ABOUT THIS TASK :: Some lines below hold "have". Pick them out and copy them.
┌─ SUPPLIED MATERIAL
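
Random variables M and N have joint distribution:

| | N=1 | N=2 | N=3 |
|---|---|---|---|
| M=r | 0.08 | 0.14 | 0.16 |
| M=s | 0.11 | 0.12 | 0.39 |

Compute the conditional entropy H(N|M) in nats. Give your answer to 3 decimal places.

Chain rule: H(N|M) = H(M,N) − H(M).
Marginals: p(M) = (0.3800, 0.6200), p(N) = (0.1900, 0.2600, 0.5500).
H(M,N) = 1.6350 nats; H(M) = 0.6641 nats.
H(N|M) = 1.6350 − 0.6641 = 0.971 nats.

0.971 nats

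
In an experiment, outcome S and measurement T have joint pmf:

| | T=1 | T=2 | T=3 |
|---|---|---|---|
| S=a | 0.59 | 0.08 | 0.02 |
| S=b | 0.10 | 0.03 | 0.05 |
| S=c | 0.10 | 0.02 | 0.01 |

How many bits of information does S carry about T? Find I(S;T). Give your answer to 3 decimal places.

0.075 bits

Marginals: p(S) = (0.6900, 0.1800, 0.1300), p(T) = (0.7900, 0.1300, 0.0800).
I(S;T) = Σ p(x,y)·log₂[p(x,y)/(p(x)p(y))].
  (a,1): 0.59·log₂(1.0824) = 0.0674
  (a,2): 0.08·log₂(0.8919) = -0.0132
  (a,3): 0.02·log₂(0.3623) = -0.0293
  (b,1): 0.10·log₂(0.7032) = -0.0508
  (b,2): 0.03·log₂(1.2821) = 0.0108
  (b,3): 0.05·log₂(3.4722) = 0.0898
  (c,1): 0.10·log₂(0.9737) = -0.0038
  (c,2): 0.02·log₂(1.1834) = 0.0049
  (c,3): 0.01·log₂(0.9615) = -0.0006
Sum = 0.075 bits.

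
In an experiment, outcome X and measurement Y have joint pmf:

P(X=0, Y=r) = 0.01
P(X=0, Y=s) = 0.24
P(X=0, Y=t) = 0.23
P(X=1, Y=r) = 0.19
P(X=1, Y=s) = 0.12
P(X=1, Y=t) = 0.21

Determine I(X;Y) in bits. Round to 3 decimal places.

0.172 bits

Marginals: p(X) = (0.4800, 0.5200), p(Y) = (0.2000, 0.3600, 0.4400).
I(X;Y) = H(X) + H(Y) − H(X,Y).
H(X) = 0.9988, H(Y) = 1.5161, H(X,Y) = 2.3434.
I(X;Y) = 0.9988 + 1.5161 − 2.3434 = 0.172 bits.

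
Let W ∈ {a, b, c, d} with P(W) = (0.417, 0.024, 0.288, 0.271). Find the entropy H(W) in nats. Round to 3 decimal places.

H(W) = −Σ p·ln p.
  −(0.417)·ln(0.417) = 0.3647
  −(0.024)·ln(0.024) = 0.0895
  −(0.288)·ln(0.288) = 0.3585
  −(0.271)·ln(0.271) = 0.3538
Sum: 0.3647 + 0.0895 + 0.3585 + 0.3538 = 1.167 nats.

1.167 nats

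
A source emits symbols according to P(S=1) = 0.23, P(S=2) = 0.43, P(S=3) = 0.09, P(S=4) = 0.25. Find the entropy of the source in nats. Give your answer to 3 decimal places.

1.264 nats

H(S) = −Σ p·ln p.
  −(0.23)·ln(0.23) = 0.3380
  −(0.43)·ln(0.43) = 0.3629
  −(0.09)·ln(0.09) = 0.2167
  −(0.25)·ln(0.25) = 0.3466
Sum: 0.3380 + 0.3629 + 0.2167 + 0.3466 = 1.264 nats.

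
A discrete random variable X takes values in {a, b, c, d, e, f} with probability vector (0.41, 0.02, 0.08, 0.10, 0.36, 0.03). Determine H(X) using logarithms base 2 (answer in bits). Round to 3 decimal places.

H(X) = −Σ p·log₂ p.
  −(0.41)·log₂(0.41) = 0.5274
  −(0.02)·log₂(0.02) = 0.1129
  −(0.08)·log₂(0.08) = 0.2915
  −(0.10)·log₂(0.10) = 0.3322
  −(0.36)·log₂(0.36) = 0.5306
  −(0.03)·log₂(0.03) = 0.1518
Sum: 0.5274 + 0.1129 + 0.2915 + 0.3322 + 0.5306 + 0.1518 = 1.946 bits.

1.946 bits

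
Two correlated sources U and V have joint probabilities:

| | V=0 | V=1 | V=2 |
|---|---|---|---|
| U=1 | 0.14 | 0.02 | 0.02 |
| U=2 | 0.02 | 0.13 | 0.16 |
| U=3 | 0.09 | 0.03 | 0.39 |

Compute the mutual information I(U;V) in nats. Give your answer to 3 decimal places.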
└─
ANSWER TO THIS PROBLEM ::
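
Random variables M and N have joint distribution:
In an experiment, outcome S and measurement T have joint pmf:
In an experiment, outcome X and measurement Y have joint pmf:
Two correlated sources U and V have joint probabilities: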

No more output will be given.